[Collected data]
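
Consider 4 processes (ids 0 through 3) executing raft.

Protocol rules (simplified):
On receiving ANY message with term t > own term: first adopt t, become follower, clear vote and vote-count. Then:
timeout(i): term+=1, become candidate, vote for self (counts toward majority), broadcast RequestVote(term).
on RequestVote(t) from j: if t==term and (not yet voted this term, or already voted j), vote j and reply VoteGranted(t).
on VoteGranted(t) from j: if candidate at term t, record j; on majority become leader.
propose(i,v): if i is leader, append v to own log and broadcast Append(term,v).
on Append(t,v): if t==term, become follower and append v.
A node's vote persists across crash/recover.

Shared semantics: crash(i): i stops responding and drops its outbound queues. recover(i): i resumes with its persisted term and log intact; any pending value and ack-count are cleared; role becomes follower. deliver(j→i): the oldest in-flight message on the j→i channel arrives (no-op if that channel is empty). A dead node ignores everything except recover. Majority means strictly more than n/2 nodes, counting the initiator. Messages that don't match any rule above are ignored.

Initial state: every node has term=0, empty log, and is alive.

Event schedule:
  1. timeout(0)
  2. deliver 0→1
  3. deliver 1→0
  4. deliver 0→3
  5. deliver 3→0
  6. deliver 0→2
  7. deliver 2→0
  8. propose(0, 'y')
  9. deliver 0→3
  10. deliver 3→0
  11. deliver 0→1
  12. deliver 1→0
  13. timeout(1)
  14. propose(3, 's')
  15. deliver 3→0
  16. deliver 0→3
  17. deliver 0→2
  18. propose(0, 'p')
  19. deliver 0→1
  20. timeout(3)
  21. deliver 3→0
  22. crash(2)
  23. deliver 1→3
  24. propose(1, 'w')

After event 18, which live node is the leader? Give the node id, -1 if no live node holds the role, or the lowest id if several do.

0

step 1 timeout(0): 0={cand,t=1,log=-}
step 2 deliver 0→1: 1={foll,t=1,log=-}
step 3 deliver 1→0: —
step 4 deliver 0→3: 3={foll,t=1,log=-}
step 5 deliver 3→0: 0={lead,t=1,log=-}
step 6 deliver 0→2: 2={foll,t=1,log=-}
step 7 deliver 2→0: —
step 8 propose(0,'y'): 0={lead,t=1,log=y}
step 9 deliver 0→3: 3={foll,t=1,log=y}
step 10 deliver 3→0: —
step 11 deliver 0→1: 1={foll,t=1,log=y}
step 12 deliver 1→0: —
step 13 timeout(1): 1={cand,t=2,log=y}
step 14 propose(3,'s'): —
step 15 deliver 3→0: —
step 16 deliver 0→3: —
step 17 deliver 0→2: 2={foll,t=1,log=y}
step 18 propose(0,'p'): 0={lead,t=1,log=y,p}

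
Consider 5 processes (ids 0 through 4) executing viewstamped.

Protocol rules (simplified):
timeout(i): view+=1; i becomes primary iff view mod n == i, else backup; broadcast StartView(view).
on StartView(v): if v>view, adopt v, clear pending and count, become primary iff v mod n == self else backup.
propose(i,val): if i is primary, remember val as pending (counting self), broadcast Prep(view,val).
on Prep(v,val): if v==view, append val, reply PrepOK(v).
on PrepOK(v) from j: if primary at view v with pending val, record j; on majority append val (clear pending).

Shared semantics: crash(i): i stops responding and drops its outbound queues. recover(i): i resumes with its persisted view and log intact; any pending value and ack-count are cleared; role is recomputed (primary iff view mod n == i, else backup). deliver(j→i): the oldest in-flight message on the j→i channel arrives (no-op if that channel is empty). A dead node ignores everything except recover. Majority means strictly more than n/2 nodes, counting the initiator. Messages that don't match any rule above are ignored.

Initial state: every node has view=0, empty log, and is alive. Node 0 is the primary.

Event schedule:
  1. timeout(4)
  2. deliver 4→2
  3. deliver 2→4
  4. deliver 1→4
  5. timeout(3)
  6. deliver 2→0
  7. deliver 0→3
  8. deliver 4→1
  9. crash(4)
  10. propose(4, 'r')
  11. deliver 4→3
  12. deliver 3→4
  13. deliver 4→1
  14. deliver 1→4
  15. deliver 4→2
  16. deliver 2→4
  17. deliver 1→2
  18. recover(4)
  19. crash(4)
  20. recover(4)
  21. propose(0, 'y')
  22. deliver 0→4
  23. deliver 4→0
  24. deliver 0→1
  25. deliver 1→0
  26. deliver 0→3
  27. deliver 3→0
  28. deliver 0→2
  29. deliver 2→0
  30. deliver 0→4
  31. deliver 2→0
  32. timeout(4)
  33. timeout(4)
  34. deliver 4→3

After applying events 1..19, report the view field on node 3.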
---
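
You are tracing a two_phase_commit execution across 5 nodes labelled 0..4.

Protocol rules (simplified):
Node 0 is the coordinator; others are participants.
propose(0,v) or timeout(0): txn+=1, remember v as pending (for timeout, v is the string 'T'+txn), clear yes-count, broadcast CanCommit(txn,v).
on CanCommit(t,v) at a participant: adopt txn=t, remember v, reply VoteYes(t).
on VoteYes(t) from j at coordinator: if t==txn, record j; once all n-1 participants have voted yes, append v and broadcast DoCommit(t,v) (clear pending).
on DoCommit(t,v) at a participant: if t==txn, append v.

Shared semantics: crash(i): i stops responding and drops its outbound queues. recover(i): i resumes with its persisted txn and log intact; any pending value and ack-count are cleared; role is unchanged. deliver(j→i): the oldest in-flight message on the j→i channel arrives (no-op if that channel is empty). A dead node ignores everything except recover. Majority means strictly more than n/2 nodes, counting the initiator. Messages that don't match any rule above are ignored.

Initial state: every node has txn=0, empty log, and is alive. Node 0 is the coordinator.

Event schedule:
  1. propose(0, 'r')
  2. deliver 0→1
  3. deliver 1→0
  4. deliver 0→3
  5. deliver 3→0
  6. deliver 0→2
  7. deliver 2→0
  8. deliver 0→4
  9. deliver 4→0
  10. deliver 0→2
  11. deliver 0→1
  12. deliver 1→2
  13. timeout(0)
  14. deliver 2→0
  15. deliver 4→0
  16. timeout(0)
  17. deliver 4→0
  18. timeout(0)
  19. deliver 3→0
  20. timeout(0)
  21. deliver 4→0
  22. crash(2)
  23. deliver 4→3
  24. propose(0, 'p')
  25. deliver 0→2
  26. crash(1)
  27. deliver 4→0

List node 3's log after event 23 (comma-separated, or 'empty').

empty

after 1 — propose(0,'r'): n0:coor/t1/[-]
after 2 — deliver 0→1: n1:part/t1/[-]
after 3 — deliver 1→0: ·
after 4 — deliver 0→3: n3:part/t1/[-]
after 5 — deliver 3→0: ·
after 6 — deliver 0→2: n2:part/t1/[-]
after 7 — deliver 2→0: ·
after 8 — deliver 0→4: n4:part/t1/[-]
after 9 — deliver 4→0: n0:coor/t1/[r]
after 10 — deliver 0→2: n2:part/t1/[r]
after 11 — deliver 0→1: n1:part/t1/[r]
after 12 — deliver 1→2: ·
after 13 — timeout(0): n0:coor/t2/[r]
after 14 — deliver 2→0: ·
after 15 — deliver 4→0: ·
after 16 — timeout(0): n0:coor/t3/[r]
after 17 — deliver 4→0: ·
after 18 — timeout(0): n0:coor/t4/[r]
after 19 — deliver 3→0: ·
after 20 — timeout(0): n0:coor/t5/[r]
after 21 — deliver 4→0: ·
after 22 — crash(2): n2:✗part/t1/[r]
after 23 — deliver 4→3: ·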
---
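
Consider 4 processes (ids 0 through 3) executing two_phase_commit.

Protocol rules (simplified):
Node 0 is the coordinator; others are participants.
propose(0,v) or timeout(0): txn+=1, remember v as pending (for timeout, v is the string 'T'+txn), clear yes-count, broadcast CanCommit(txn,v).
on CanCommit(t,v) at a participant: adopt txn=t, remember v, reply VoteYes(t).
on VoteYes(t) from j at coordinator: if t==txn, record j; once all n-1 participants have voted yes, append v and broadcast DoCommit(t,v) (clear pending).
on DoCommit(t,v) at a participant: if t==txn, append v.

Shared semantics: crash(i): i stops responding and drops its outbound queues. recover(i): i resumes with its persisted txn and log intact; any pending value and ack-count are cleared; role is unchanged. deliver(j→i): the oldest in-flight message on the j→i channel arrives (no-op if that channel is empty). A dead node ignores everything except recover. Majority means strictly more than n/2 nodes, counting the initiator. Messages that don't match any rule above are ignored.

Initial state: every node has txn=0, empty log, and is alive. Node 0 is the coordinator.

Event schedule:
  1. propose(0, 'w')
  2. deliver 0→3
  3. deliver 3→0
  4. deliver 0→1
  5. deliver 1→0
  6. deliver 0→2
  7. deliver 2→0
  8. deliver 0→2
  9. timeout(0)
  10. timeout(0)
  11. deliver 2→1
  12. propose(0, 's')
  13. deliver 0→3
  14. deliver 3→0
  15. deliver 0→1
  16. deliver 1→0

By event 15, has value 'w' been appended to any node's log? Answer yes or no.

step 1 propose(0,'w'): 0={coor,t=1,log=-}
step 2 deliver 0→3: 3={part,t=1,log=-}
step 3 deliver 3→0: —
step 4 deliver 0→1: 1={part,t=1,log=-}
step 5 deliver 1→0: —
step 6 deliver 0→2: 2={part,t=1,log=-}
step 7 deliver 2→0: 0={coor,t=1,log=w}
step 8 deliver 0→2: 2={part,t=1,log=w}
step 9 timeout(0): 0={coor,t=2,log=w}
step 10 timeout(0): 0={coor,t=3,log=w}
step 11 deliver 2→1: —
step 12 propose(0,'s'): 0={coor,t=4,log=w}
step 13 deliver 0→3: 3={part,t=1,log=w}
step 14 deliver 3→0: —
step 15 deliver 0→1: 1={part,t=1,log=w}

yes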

Exercise requirements:
Scanning the data above, copy out every line where "RequestVote" is found.

Solution:
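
timeout(i): term+=1, become candidate, vote for self (counts toward majority), broadcast RequestVote(term).
on RequestVote(t) from j: if t==term and (not yet voted this term, or already voted j), vote j and reply VoteGranted(t).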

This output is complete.